Directions: Output every entry exactly as it appears.
---
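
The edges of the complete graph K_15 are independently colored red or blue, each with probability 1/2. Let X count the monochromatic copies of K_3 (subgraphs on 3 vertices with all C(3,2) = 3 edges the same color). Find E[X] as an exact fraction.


Let X = Σ_S X_S over the C(15, 3) = 455 subsets S of size 3, where X_S = 1 if the K_3 on S is monochromatic.
For a fixed S, the K_3 on S has C(3, 2) = 3 edges. P[all 3 edges red] = (1/2)^3, and likewise for blue, so P[monochromatic] = 2·(1/2)^3 = 2^{1 − 3} = 1/4.
By linearity of expectation: E[X] = C(15, 3) · 2^{1 − 3} = 455 · 1/4 = 455/4.
Numerically: E[X] ≈ 113.75000.

E[X] = C(15,3)·2^(1−C(3,2)) = 455/4 ≈ 113.75000.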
---
Result of the task:
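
The edges of the complete graph K_15 are independently colored red or blue, each with probability 1/2. Let X count the monochromatic copies of K_3 (subgraphs on 3 vertices with all C(3,2) = 3 edges the same color). Find E[X] as an exact fraction.


Let X = Σ_S X_S over the C(15, 3) = 455 subsets S of size 3, where X_S = 1 if the K_3 on S is monochromatic.
For a fixed S, the K_3 on S has C(3, 2) = 3 edges. P[all 3 edges red] = (1/2)^3, and likewise for blue, so P[monochromatic] = 2·(1/2)^3 = 2^{1 − 3} = 1/4.
By linearity of expectation: E[X] = C(15, 3) · 2^{1 − 3} = 455 · 1/4 = 455/4.
Numerically: E[X] ≈ 113.75000.

E[X] = C(15,3)·2^(1−C(3,2)) = 455/4 ≈ 113.75000.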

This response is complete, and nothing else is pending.